> ASSIGNMENT: In the entries that follow, the lines from the one with "98.46 gallon_imp = (in" through the one with "1.664 ft/s^2 +" are the ones to write out, exactly and with both ends included. Nothing else should appear.

━━━ INPUT DATA

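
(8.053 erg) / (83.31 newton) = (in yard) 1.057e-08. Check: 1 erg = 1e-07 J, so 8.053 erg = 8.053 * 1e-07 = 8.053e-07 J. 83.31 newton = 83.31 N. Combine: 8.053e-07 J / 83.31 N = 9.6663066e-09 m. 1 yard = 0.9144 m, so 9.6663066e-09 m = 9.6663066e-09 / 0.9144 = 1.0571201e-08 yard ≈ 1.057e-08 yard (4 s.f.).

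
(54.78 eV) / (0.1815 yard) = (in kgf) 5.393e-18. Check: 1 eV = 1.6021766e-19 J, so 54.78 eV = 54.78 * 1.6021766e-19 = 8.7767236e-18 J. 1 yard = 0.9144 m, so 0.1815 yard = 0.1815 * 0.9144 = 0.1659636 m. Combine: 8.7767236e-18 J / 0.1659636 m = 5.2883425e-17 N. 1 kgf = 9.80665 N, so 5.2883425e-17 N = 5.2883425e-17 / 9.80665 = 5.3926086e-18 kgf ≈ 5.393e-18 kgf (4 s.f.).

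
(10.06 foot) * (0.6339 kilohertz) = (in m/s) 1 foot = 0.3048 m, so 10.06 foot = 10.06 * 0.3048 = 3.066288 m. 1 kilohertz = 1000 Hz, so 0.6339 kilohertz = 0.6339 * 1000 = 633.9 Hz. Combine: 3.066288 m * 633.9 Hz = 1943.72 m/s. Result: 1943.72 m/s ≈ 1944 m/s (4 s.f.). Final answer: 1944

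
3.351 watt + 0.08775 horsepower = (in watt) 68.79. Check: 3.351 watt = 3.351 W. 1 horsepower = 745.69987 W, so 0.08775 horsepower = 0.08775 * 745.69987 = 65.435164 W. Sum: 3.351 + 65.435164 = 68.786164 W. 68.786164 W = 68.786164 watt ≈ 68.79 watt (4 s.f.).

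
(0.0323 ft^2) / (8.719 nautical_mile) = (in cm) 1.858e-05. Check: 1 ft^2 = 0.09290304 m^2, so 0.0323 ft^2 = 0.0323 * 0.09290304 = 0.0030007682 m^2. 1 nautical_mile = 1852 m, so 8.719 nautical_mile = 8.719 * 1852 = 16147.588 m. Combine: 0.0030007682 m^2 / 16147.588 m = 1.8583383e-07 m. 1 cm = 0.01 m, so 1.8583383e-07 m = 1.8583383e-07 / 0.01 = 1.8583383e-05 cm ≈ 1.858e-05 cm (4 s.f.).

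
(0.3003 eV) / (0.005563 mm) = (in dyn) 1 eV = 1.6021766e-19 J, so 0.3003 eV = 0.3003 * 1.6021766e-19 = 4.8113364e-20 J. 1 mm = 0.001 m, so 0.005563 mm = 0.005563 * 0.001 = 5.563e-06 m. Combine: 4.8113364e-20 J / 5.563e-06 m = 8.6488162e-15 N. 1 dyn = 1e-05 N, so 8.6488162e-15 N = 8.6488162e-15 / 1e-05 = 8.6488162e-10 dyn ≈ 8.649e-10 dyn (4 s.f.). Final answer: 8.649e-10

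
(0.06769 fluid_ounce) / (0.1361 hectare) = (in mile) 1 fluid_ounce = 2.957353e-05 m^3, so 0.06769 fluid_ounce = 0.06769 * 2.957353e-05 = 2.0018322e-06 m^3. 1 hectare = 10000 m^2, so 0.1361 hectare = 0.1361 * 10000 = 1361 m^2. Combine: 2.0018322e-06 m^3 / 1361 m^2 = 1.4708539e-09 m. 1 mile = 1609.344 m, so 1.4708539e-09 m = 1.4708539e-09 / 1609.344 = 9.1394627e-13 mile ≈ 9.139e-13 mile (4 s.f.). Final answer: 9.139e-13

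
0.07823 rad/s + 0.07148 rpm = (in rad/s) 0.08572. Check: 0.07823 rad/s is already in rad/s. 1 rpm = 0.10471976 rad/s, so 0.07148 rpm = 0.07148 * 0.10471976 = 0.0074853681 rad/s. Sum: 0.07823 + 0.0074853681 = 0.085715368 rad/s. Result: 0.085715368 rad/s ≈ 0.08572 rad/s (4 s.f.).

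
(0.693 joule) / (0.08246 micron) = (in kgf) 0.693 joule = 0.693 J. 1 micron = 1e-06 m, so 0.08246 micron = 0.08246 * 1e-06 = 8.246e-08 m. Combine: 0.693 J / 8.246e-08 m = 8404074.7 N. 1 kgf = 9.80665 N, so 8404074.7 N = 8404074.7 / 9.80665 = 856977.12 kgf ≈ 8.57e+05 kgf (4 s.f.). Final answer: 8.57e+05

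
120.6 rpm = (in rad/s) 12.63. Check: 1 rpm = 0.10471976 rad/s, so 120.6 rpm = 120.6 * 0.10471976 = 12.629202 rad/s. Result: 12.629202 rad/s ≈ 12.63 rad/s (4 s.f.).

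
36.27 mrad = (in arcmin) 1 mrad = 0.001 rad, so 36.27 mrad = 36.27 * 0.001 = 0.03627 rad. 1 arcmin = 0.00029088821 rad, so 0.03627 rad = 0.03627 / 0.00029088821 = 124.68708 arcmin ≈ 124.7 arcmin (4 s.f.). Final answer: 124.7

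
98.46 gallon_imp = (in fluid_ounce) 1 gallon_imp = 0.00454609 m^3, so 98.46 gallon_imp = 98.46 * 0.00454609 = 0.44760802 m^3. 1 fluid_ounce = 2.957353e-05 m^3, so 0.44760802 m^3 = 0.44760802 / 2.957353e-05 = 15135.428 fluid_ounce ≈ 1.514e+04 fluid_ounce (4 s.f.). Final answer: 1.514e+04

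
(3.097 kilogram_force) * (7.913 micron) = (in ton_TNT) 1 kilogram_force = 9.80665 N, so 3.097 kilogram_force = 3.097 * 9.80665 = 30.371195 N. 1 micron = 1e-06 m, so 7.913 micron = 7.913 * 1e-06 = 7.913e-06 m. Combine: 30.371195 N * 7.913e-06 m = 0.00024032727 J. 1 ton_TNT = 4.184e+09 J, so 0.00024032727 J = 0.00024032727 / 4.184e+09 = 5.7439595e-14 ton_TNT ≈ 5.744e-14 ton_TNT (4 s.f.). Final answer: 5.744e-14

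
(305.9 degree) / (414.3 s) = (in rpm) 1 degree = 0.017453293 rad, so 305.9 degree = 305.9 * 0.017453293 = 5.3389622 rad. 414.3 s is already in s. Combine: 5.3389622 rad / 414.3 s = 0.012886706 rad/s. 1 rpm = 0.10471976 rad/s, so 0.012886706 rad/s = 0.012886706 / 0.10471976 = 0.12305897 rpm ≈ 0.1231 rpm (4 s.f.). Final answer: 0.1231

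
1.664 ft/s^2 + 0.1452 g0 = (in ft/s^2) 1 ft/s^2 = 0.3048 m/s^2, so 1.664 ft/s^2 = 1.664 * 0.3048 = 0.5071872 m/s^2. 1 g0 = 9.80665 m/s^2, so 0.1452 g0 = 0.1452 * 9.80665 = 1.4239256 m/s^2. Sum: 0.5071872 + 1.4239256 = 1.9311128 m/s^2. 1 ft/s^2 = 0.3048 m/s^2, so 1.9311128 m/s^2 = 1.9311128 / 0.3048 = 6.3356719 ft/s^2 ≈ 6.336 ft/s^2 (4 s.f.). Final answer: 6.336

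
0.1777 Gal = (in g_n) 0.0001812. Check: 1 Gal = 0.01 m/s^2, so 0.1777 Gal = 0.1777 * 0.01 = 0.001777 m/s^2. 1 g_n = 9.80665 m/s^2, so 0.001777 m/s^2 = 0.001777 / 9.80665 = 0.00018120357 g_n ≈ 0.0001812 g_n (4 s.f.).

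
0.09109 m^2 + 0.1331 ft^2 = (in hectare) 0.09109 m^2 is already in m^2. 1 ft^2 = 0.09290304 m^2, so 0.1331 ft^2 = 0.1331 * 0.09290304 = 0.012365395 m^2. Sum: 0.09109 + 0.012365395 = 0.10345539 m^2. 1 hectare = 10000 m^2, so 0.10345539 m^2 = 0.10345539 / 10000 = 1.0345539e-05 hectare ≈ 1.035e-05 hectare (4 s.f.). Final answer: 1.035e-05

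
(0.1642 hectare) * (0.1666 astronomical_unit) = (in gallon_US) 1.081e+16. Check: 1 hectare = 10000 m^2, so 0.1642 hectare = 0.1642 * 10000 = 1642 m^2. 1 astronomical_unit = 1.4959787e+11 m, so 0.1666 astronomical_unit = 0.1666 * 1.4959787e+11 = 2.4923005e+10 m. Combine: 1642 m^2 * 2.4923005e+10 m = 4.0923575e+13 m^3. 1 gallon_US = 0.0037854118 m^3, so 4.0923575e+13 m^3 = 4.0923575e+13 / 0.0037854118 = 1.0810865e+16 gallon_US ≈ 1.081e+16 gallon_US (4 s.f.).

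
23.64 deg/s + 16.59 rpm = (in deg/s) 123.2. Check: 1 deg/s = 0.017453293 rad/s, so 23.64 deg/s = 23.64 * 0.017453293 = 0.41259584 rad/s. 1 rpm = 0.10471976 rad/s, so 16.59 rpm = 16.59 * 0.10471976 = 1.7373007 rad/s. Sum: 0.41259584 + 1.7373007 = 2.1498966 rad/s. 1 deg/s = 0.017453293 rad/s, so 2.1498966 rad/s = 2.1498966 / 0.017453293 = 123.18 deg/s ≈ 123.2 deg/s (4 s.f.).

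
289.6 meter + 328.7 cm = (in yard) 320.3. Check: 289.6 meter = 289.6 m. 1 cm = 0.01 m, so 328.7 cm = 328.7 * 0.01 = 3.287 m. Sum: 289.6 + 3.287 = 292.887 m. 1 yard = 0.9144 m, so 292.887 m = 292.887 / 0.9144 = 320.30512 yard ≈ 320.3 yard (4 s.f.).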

━━━━━━

> TASK RESPONSE:
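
98.46 gallon_imp = (in fluid_ounce) 1 gallon_imp = 0.00454609 m^3, so 98.46 gallon_imp = 98.46 * 0.00454609 = 0.44760802 m^3. 1 fluid_ounce = 2.957353e-05 m^3, so 0.44760802 m^3 = 0.44760802 / 2.957353e-05 = 15135.428 fluid_ounce ≈ 1.514e+04 fluid_ounce (4 s.f.). Final answer: 1.514e+04

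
(3.097 kilogram_force) * (7.913 micron) = (in ton_TNT) 1 kilogram_force = 9.80665 N, so 3.097 kilogram_force = 3.097 * 9.80665 = 30.371195 N. 1 micron = 1e-06 m, so 7.913 micron = 7.913 * 1e-06 = 7.913e-06 m. Combine: 30.371195 N * 7.913e-06 m = 0.00024032727 J. 1 ton_TNT = 4.184e+09 J, so 0.00024032727 J = 0.00024032727 / 4.184e+09 = 5.7439595e-14 ton_TNT ≈ 5.744e-14 ton_TNT (4 s.f.). Final answer: 5.744e-14

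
(305.9 degree) / (414.3 s) = (in rpm) 1 degree = 0.017453293 rad, so 305.9 degree = 305.9 * 0.017453293 = 5.3389622 rad. 414.3 s is already in s. Combine: 5.3389622 rad / 414.3 s = 0.012886706 rad/s. 1 rpm = 0.10471976 rad/s, so 0.012886706 rad/s = 0.012886706 / 0.10471976 = 0.12305897 rpm ≈ 0.1231 rpm (4 s.f.). Final answer: 0.1231

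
1.664 ft/s^2 + 0.1452 g0 = (in ft/s^2) 1 ft/s^2 = 0.3048 m/s^2, so 1.664 ft/s^2 = 1.664 * 0.3048 = 0.5071872 m/s^2. 1 g0 = 9.80665 m/s^2, so 0.1452 g0 = 0.1452 * 9.80665 = 1.4239256 m/s^2. Sum: 0.5071872 + 1.4239256 = 1.9311128 m/s^2. 1 ft/s^2 = 0.3048 m/s^2, so 1.9311128 m/s^2 = 1.9311128 / 0.3048 = 6.3356719 ft/s^2 ≈ 6.336 ft/s^2 (4 s.f.). Final answer: 6.336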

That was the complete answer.